**TASK GOAL:** Give back exactly the lines from the one holding "3. bpsvazogeyff ~> obfpfsyveagz" to the last line of the entries, both included, and nothing more.

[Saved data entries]
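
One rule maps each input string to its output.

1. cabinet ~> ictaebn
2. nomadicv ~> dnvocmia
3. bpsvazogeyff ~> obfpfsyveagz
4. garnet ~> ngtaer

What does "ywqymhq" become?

The pattern: take characters alternately from the front and the back (1st, last, 2nd, 2nd-last, ...), then move the last character to the front.
"ywqymhq" → "yqwhqmy" → "yyqwhqm".

yyqwhqm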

**EXERCISE SOLUTION:**
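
3. bpsvazogeyff ~> obfpfsyveagz
4. garnet ~> ngtaer

What does "ywqymhq" become?

The pattern: take characters alternately from the front and the back (1st, last, 2nd, 2nd-last, ...), then move the last character to the front.
"ywqymhq" → "yqwhqmy" → "yyqwhqm".

yyqwhqm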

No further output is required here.